START Records provided

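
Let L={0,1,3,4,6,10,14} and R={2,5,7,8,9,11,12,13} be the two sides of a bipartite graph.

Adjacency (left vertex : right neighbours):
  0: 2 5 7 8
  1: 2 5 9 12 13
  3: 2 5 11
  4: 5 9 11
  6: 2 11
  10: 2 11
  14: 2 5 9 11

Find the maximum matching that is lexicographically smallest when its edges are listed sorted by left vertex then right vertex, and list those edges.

Lex-smallest maximum matching: {(0,7), (1,12), (3,2), (4,5), (6,11), (14,9)}

|M| = 6 (so the lex-smallest maximum matching has 6 edges)
process left vertices in ascending order; for each, take the smallest-labelled available neighbour that still permits 6 edges overall, or leave it unmatched if none does
lex-smallest matching: {0-7, 1-12, 3-2, 4-5, 6-11, 14-9}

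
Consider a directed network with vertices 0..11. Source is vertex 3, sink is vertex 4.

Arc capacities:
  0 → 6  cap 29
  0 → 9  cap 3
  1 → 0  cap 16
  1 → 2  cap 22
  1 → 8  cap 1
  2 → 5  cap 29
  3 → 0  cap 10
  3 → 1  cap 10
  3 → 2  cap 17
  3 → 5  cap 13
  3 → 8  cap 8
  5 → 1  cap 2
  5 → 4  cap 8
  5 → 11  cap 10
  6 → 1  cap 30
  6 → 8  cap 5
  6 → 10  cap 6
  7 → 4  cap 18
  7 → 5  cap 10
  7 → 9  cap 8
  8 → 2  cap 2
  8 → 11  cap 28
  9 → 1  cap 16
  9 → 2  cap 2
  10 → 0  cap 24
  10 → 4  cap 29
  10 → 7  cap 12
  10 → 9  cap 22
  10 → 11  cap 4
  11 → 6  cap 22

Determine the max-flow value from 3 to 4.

Maximum flow value: 14

augment #1: 3→5→4 bottleneck 8, total now 8
augment #2: 3→0→6→10→4 bottleneck 6, total now 14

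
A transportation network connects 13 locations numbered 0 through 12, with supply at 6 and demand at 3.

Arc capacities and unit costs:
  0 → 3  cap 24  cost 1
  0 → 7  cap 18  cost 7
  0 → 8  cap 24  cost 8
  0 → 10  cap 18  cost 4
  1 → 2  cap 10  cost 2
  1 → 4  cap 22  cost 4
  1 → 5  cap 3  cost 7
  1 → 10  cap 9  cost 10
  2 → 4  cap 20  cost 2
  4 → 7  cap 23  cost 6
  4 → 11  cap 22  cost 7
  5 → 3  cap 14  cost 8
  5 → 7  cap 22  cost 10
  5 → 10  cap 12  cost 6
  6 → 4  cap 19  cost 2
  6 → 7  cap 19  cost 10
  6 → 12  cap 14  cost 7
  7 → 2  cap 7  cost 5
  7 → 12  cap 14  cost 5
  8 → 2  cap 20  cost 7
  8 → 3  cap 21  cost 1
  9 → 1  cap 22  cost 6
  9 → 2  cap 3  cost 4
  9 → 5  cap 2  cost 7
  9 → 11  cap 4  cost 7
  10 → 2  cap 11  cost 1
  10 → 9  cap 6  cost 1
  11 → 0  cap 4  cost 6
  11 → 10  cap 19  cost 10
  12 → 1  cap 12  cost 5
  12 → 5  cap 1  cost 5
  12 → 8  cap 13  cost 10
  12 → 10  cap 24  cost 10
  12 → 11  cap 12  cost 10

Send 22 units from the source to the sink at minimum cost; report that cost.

Minimum cost for 22 units: 452

shortest-cost path #1: 6→4→11→0→3 push 4 @ unit cost 16 (adds 64)
shortest-cost path #2: 6→12→8→3 push 13 @ unit cost 18 (adds 234)
shortest-cost path #3: 6→12→5→3 push 1 @ unit cost 20 (adds 20)
shortest-cost path #4: 6→4→7→12→1→5→3 push 3 @ unit cost 33 (adds 99)
shortest-cost path #5: 6→4→11→10→9→5→3 push 1 @ unit cost 35 (adds 35)
total cost = 452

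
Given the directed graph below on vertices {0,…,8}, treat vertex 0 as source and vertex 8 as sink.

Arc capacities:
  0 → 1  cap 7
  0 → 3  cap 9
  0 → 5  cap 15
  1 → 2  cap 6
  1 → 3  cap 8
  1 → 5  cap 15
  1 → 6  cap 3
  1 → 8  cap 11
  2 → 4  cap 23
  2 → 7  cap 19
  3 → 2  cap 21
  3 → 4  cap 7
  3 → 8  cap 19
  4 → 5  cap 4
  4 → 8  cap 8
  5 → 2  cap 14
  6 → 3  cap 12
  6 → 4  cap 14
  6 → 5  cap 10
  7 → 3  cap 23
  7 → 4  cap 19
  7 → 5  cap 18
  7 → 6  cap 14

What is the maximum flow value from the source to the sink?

augment #1: 0→1→8 bottleneck 7, total now 7
augment #2: 0→3→8 bottleneck 9, total now 16
augment #3: 0→5→2→4→8 bottleneck 8, total now 24
augment #4: 0→5→2→7→3→8 bottleneck 6, total now 30

Maximum flow value: 30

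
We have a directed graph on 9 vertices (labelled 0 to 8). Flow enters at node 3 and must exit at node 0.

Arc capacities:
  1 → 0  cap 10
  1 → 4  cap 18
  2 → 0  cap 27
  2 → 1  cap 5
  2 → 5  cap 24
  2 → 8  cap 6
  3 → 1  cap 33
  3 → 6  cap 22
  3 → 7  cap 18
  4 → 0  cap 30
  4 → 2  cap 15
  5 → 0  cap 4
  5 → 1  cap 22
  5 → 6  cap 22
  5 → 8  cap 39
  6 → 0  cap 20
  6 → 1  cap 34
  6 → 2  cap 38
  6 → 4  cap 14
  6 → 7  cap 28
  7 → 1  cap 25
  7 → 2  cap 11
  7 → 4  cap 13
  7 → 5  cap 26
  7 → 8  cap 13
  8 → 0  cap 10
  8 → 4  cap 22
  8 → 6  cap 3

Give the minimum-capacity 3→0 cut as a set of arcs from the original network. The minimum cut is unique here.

augment #1: 3→1→0 push 10
augment #2: 3→6→0 push 20
augment #3: 3→1→4→0 push 18
augment #4: 3→6→2→0 push 2
augment #5: 3→7→2→0 push 11
augment #6: 3→7→4→0 push 7
max flow = 68; residual-reachable set from 3 gives S-side
cut edges (S→T): {(1,0), (1,4), (3,6), (3,7)} total cap 68

Min-cut arcs: {(1,0), (1,4), (3,6), (3,7)} (total capacity 68)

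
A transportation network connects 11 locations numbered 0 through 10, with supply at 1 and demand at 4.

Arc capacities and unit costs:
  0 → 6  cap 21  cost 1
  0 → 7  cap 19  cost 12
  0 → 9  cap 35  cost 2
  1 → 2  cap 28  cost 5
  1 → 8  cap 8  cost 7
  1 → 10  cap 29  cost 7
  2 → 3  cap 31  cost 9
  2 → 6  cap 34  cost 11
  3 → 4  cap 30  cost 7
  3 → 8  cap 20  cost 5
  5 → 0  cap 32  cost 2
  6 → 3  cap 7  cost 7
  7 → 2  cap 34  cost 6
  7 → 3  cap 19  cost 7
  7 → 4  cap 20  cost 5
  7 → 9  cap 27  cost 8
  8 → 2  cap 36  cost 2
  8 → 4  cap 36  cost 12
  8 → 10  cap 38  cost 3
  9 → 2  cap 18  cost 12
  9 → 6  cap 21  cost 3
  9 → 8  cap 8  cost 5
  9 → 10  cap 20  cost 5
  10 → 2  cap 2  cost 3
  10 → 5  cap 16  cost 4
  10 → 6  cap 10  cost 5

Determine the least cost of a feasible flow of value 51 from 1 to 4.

Minimum cost for 51 units: 1182

shortest-cost path #1: 1→8→4 push 8 @ unit cost 19 (adds 152)
shortest-cost path #2: 1→2→3→4 push 28 @ unit cost 21 (adds 588)
shortest-cost path #3: 1→10→2→3→4 push 2 @ unit cost 26 (adds 52)
shortest-cost path #4: 1→10→5→0→7→4 push 13 @ unit cost 30 (adds 390)
total cost = 1182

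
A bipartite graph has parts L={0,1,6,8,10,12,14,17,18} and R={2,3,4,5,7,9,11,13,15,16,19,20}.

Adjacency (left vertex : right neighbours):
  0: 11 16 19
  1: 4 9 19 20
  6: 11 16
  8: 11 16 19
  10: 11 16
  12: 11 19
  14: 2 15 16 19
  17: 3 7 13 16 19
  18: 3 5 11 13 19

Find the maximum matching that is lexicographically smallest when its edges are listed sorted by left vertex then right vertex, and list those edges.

Lex-smallest maximum matching: {(0,11), (1,4), (6,16), (8,19), (14,2), (17,3), (18,5)}

|M| = 7 (so the lex-smallest maximum matching has 7 edges)
process left vertices in ascending order; for each, take the smallest-labelled available neighbour that still permits 7 edges overall, or leave it unmatched if none does
lex-smallest matching: {0-11, 1-4, 6-16, 8-19, 14-2, 17-3, 18-5}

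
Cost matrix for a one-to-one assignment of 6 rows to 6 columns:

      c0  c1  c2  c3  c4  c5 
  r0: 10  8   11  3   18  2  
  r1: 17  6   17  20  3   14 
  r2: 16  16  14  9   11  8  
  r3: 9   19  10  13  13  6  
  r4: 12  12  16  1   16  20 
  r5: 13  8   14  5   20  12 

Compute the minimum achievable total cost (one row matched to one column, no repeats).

optimal assignment: row0→col5 (cost 2), row1→col4 (cost 3), row2→col2 (cost 14), row3→col0 (cost 9), row4→col3 (cost 1), row5→col1 (cost 8)
total = 2 + 3 + 14 + 9 + 1 + 8 = 37

Minimum assignment cost: 37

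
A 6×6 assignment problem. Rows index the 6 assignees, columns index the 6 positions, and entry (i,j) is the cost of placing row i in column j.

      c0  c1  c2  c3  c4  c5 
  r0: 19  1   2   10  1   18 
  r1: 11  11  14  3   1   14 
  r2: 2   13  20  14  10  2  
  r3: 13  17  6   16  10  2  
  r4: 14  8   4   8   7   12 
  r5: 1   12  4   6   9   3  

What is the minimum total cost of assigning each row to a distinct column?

Minimum assignment cost: 16

optimal assignment: row0→col1 (cost 1), row1→col4 (cost 1), row2→col0 (cost 2), row3→col5 (cost 2), row4→col2 (cost 4), row5→col3 (cost 6)
total = 1 + 1 + 2 + 2 + 4 + 6 = 16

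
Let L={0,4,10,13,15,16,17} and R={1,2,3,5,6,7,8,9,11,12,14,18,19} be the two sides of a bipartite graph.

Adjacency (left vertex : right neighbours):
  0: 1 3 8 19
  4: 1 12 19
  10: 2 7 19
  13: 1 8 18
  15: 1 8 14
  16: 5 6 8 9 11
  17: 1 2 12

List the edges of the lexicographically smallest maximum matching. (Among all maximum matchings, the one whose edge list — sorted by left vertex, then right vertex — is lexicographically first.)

Lex-smallest maximum matching: {(0,1), (4,12), (10,7), (13,8), (15,14), (16,5), (17,2)}

|M| = 7 (so the lex-smallest maximum matching has 7 edges)
process left vertices in ascending order; for each, take the smallest-labelled available neighbour that still permits 7 edges overall, or leave it unmatched if none does
lex-smallest matching: {0-1, 4-12, 10-7, 13-8, 15-14, 16-5, 17-2}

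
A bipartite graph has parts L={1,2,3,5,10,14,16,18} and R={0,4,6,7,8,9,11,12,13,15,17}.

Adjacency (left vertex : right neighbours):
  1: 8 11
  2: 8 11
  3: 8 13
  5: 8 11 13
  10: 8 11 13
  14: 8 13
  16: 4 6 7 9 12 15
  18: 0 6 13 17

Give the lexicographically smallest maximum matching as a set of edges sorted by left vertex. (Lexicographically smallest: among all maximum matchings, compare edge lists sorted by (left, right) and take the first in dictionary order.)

Lex-smallest maximum matching: {(1,8), (2,11), (3,13), (16,4), (18,0)}

|M| = 5 (so the lex-smallest maximum matching has 5 edges)
process left vertices in ascending order; for each, take the smallest-labelled available neighbour that still permits 5 edges overall, or leave it unmatched if none does
lex-smallest matching: {1-8, 2-11, 3-13, 16-4, 18-0}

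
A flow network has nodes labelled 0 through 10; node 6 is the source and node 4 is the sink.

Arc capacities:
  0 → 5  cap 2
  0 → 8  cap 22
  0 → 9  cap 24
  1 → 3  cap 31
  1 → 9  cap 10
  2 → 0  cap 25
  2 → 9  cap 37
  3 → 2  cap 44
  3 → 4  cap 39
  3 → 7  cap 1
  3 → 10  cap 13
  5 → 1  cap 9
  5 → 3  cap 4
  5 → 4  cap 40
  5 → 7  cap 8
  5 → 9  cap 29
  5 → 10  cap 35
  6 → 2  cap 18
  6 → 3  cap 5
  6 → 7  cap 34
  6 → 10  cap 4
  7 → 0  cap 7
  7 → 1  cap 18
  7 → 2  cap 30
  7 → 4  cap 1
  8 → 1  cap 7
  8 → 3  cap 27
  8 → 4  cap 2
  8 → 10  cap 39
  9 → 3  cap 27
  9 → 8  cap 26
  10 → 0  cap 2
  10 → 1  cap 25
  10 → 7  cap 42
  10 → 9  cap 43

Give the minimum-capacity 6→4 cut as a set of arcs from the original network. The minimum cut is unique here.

augment #1: 6→3→4 push 5
augment #2: 6→7→4 push 1
augment #3: 6→2→0→5→4 push 2
augment #4: 6→2→0→8→4 push 2
augment #5: 6→2→9→3→4 push 14
augment #6: 6→7→1→3→4 push 18
augment #7: 6→10→1→3→4 push 2
max flow = 44; residual-reachable set from 6 gives S-side
cut edges (S→T): {(0,5), (3,4), (7,4), (8,4)} total cap 44

Min-cut arcs: {(0,5), (3,4), (7,4), (8,4)} (total capacity 44)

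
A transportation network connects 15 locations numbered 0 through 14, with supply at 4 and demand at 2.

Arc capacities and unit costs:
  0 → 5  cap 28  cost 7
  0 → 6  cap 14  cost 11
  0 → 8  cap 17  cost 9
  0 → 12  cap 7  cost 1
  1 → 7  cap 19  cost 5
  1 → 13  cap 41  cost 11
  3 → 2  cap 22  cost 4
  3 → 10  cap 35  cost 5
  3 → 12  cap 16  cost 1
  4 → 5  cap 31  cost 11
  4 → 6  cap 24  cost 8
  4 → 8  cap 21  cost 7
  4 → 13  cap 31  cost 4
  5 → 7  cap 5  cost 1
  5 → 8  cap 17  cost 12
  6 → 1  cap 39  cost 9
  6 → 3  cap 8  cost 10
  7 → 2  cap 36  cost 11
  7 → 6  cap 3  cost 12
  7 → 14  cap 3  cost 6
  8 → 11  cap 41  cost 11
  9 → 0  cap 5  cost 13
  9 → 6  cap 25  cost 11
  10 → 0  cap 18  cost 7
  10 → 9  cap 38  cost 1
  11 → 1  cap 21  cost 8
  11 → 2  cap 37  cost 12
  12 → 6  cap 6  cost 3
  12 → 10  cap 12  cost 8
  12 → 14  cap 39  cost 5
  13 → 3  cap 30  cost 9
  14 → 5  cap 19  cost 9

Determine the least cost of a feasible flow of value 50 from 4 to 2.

shortest-cost path #1: 4→13→3→2 push 22 @ unit cost 17 (adds 374)
shortest-cost path #2: 4→5→7→2 push 5 @ unit cost 23 (adds 115)
shortest-cost path #3: 4→8→11→2 push 21 @ unit cost 30 (adds 630)
shortest-cost path #4: 4→6→1→7→2 push 2 @ unit cost 33 (adds 66)
total cost = 1185

Minimum cost for 50 units: 1185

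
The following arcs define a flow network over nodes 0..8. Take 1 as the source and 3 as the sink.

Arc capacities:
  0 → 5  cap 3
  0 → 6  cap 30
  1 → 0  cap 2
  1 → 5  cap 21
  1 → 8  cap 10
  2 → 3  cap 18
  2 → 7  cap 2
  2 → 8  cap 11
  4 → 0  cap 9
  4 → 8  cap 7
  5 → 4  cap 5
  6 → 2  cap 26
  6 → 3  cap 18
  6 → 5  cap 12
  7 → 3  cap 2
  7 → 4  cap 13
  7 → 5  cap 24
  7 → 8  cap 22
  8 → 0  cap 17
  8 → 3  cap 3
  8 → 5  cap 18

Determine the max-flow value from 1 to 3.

Maximum flow value: 17

augment #1: 1→8→3 bottleneck 3, total now 3
augment #2: 1→0→6→3 bottleneck 2, total now 5
augment #3: 1→8→0→6→3 bottleneck 7, total now 12
augment #4: 1→5→4→0→6→3 bottleneck 5, total now 17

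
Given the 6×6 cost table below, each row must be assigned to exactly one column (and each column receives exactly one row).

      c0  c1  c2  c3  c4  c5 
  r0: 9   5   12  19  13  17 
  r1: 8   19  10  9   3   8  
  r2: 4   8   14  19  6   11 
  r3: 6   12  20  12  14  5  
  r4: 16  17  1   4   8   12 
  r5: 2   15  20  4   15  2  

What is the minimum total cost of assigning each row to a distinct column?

Minimum assignment cost: 22

optimal assignment: row0→col1 (cost 5), row1→col4 (cost 3), row2→col0 (cost 4), row3→col5 (cost 5), row4→col2 (cost 1), row5→col3 (cost 4)
total = 5 + 3 + 4 + 5 + 1 + 4 = 22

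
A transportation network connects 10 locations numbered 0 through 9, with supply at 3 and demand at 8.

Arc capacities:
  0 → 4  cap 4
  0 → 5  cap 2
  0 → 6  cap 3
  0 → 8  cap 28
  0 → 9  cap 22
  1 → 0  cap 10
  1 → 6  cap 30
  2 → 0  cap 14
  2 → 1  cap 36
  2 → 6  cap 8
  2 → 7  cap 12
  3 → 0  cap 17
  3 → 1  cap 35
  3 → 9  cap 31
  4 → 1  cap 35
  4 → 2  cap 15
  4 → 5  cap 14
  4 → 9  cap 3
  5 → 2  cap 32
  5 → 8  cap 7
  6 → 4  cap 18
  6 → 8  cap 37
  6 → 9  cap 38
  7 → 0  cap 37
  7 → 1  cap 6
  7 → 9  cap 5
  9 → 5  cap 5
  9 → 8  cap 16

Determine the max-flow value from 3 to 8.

augment #1: 3→0→8 bottleneck 17, total now 17
augment #2: 3→9→8 bottleneck 16, total now 33
augment #3: 3→1→0→8 bottleneck 10, total now 43
augment #4: 3→1→6→8 bottleneck 25, total now 68
augment #5: 3→9→5→8 bottleneck 5, total now 73

Maximum flow value: 73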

END Records provided

▸ **Directions for this task**
The lines in the entries above that carry the word "bipartite" must be copied.

▸ **Written solution**
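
Let L={0,1,3,4,6,10,14} and R={2,5,7,8,9,11,12,13} be the two sides of a bipartite graph.
A bipartite graph has parts L={0,1,6,8,10,12,14,17,18} and R={2,3,4,5,7,9,11,13,15,16,19,20}.
Let L={0,4,10,13,15,16,17} and R={1,2,3,5,6,7,8,9,11,12,14,18,19} be the two sides of a bipartite graph.
A bipartite graph has parts L={1,2,3,5,10,14,16,18} and R={0,4,6,7,8,9,11,12,13,15,17}.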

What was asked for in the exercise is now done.